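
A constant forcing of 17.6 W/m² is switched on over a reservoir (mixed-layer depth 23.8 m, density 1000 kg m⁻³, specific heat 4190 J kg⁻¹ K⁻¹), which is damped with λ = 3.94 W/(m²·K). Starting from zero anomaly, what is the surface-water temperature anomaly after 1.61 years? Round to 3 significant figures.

3.87 K

Areal heat capacity C = ρ c_p D = 1000 × 4190 × 23.8 = 9.97×10^7 J/(m^2 K).
τ = C / λ = 9.97×10^7 / 3.94 = 2.53×10^7 s.
Equilibrium anomaly ΔT_eq = F / λ = 17.6 / 3.94 = 4.47 K.
t = 1.61 years = 5.08×10^7 s, so t/τ = 2.01.
ΔT(t) = ΔT_eq (1 − e^(−t/τ)) = 4.47 × (1 − e^−2.01) = 3.87 K.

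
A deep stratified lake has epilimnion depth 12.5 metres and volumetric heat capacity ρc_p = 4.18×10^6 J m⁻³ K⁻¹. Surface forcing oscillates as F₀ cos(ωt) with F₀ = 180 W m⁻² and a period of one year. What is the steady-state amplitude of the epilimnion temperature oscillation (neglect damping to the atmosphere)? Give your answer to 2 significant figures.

17 K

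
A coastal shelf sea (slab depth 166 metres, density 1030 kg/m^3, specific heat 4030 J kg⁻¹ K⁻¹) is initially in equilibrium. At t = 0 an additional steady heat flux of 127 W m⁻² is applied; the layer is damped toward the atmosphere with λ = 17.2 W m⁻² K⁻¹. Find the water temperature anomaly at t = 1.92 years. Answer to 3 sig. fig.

Areal heat capacity C = ρ c_p D = 1030 × 4030 × 166 = 6.89×10^8 J/(m²·K).
τ = C / λ = 6.89×10^8 / 17.2 = 4.01×10^7 s.
Equilibrium anomaly ΔT_eq = F / λ = 127 / 17.2 = 7.38 K.
t = 1.92 years = 6.06×10^7 s, so t/τ = 1.51.
ΔT(t) = ΔT_eq (1 − e^(−t/τ)) = 7.38 × (1 − e^−1.51) = 5.76 K.

5.76 K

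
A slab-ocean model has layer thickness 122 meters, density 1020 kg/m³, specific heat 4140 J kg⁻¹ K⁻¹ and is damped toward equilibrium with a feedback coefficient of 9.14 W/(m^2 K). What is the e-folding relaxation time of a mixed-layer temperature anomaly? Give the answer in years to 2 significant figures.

Areal heat capacity C = ρ c_p D = 1020 × 4140 × 122 = 5.15×10^8 J/(m^2 K).
Relaxation time τ = C / λ = 5.15×10^8 / 9.14 = 5.64×10^7 s.
In years: 5.64×10^7 s / (3.156×10^7 s/year) = 1.79 years.

1.8 years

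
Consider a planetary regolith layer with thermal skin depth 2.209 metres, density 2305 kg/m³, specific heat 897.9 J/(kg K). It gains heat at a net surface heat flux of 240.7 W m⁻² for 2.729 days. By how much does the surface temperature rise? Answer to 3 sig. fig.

Areal heat capacity C = ρ c_p D = 2305 × 897.9 × 2.209 = 4.57×10^6 J/(m^2 K).
Net heat input Q = F Δt = 240.7 × (2.729 days × 86400 s/day) = 5.68×10^7 J/m².
ΔT = Q / C = 5.68×10^7 / 4.57×10^6 = 12.4 K.

12.4 K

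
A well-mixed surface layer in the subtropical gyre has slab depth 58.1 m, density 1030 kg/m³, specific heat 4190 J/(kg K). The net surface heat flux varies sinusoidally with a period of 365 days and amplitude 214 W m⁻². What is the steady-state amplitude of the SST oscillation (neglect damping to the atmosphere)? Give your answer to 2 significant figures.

Areal heat capacity C = ρ c_p D = 1030 × 4190 × 58.1 = 2.51×10^8 J/(m²·K).
Angular frequency ω = 2π / T = 2π / 3.15×10^7 s = 1.99×10^-7 s⁻¹.
Cω = 2.51×10^8 × 1.99×10^-7 = 50.0 W/(m²·K).
Amplitude A = F₀ / (Cω) = 214 / 50.0 = 4.28 K.

4.3 K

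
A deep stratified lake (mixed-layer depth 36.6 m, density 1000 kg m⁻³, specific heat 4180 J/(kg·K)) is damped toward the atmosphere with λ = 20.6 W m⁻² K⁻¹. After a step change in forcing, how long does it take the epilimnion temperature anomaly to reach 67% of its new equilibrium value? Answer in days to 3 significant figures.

95.3 days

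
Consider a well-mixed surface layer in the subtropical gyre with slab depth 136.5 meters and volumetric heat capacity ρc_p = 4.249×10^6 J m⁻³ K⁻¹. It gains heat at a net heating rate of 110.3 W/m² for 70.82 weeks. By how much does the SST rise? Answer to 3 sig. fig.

Areal heat capacity C = ρc_p × D = 4.249×10^6 × 136.5 = 5.80×10^8 J m⁻² K⁻¹.
Net heat input Q = F Δt = 110.3 × (70.82 weeks × 6.048×10^5 s/week) = 4.72×10^9 J/m².
ΔT = Q / C = 4.72×10^9 / 5.80×10^8 = 8.15 K.

8.15 K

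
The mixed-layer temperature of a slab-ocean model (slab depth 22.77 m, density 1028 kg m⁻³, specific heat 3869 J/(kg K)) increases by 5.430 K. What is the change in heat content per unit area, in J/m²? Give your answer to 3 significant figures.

Areal heat capacity C = ρ c_p D = 1028 × 3869 × 22.77 = 9.06×10^7 J/(m^2 K).
ΔQ = C ΔT = 9.06×10^7 × 5.430 = 4.92×10^8 J/m².

4.92×10^8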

• What needs to be done:
Look above for the line containing "A deep stratified lake (mixed-layer"; copy from it through the last line, exactly, and nothing more.

• Solved exercise:
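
A deep stratified lake (mixed-layer depth 36.6 m, density 1000 kg m⁻³, specific heat 4180 J/(kg·K)) is damped toward the atmosphere with λ = 20.6 W m⁻² K⁻¹. After a step change in forcing, how long does it take the epilimnion temperature anomaly to reach 67% of its new equilibrium value? Answer in days to 3 significant figures.

95.3 days

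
Consider a well-mixed surface layer in the subtropical gyre with slab depth 136.5 meters and volumetric heat capacity ρc_p = 4.249×10^6 J m⁻³ K⁻¹. It gains heat at a net heating rate of 110.3 W/m² for 70.82 weeks. By how much does the SST rise? Answer to 3 sig. fig.

Areal heat capacity C = ρc_p × D = 4.249×10^6 × 136.5 = 5.80×10^8 J m⁻² K⁻¹.
Net heat input Q = F Δt = 110.3 × (70.82 weeks × 6.048×10^5 s/week) = 4.72×10^9 J/m².
ΔT = Q / C = 4.72×10^9 / 5.80×10^8 = 8.15 K.

8.15 K

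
The mixed-layer temperature of a slab-ocean model (slab depth 22.77 m, density 1028 kg m⁻³, specific heat 3869 J/(kg K)) increases by 5.430 K. What is the change in heat content per unit area, in J/m²? Give your answer to 3 significant figures.

Areal heat capacity C = ρ c_p D = 1028 × 3869 × 22.77 = 9.06×10^7 J/(m^2 K).
ΔQ = C ΔT = 9.06×10^7 × 5.430 = 4.92×10^8 J/m².

4.92×10^8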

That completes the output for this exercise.